**ASSIGNMENT:** Find each line below where the word "parts" occurs, and copy it.

**RECORDS:**

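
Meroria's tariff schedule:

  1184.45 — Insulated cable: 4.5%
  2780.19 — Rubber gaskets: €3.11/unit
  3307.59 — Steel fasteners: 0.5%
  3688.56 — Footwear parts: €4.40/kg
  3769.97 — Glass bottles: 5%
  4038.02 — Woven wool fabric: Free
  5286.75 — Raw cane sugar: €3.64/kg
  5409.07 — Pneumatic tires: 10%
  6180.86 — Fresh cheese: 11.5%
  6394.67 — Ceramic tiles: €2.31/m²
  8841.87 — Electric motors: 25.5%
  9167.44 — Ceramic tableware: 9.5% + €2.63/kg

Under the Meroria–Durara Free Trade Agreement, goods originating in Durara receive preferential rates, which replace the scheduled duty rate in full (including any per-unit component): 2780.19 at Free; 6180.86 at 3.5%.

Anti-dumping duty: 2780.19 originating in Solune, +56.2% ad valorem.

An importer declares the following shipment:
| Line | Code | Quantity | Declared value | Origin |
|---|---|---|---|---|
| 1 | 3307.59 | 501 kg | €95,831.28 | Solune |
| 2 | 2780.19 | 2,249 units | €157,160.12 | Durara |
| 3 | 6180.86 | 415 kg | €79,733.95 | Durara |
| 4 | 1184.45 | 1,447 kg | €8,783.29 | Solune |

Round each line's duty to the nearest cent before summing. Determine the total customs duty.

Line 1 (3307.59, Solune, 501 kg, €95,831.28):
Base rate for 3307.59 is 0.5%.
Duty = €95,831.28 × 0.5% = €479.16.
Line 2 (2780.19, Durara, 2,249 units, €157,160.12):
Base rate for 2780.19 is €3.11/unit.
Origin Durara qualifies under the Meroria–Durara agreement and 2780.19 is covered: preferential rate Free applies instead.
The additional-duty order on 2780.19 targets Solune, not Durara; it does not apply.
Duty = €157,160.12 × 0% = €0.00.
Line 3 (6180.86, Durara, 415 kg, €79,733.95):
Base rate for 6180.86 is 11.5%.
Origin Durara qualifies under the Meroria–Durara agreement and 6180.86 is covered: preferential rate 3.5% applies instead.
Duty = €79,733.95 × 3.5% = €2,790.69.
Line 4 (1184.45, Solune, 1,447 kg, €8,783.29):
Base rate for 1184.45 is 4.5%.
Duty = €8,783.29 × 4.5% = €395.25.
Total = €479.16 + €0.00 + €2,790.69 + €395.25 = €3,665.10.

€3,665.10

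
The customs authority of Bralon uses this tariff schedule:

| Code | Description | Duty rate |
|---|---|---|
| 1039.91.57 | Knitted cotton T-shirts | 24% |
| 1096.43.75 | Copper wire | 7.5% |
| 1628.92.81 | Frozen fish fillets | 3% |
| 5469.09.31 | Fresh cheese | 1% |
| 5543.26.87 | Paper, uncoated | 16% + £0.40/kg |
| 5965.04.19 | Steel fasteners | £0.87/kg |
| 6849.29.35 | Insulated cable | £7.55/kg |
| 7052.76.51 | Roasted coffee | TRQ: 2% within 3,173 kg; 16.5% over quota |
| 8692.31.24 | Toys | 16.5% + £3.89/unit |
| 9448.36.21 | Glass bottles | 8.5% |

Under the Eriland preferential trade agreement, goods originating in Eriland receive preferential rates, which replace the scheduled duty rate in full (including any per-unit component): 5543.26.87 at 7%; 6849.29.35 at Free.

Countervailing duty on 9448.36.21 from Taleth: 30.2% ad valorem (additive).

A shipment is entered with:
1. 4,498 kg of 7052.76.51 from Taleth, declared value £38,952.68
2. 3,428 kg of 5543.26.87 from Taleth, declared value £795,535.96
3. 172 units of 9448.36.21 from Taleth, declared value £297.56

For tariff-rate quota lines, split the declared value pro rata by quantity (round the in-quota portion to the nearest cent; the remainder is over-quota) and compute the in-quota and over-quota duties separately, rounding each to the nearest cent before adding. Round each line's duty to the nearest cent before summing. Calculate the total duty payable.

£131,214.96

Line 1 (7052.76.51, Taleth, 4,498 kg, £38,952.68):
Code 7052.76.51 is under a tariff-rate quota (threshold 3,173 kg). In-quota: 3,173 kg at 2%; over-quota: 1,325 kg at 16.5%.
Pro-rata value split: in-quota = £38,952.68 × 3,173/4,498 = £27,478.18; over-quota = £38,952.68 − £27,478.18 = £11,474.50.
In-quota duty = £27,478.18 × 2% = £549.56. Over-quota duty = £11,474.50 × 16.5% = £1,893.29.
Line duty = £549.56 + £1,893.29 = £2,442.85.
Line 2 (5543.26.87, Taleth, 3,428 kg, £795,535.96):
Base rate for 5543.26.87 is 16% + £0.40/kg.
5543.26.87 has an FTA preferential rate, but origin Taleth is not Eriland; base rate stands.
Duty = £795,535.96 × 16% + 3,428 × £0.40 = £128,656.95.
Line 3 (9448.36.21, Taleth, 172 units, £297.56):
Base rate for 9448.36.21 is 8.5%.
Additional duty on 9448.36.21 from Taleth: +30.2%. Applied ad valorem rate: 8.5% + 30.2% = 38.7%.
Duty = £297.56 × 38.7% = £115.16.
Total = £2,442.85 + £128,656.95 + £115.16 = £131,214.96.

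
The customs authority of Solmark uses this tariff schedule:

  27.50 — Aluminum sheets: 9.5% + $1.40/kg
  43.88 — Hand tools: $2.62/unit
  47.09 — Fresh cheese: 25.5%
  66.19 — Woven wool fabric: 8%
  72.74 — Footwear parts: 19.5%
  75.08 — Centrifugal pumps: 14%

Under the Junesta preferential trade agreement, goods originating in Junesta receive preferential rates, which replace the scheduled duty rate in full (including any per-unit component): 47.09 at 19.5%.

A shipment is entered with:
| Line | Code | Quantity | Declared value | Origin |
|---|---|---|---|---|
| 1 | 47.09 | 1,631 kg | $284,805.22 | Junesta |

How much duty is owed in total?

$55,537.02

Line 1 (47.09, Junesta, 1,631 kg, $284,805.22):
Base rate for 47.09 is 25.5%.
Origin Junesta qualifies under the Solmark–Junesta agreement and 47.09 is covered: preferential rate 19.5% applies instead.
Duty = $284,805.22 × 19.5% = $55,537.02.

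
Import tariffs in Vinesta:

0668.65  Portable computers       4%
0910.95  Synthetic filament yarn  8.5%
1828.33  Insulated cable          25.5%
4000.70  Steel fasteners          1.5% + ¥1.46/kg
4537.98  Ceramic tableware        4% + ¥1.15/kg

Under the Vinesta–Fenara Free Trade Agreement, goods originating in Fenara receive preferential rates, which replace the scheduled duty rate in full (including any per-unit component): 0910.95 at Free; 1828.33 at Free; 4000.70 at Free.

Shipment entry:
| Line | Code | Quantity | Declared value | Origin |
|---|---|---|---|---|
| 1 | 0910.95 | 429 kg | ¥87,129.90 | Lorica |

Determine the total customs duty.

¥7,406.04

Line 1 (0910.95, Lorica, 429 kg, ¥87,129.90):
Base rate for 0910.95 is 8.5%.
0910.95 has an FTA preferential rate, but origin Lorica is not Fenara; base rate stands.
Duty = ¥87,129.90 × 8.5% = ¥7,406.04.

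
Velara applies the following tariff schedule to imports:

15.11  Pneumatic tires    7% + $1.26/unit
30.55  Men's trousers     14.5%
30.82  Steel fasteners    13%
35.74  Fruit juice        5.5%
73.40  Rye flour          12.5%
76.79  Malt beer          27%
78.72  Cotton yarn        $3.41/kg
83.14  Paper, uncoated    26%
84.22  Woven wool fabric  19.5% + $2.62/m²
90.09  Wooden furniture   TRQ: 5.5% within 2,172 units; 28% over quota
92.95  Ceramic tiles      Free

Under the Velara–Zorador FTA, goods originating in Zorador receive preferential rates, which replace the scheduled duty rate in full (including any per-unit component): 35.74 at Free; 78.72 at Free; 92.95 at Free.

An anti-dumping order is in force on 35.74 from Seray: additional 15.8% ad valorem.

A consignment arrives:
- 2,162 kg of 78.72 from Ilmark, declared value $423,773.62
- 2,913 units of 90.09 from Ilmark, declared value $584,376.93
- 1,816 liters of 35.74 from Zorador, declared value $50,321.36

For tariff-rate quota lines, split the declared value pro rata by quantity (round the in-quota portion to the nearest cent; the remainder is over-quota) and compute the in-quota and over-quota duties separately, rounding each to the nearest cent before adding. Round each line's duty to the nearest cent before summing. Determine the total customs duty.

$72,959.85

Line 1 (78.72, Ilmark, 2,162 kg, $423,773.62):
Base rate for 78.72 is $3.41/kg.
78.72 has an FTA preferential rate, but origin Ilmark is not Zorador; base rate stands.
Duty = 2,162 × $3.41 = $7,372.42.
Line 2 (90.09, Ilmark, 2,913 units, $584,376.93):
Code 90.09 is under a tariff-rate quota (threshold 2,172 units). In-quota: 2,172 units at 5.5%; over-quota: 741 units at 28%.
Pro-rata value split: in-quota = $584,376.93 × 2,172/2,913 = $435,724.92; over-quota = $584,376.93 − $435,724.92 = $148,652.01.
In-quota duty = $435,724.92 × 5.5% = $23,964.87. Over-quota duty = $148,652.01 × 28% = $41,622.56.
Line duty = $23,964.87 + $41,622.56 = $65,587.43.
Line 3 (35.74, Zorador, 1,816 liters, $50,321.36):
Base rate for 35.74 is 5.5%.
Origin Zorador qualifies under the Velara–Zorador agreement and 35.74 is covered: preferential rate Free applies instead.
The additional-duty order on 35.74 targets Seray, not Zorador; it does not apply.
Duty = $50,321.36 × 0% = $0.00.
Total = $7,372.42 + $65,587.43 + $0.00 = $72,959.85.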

**EXERCISE ANSWER:**
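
  3688.56 — Footwear parts: €4.40/kg
  72.74 — Footwear parts: 19.5%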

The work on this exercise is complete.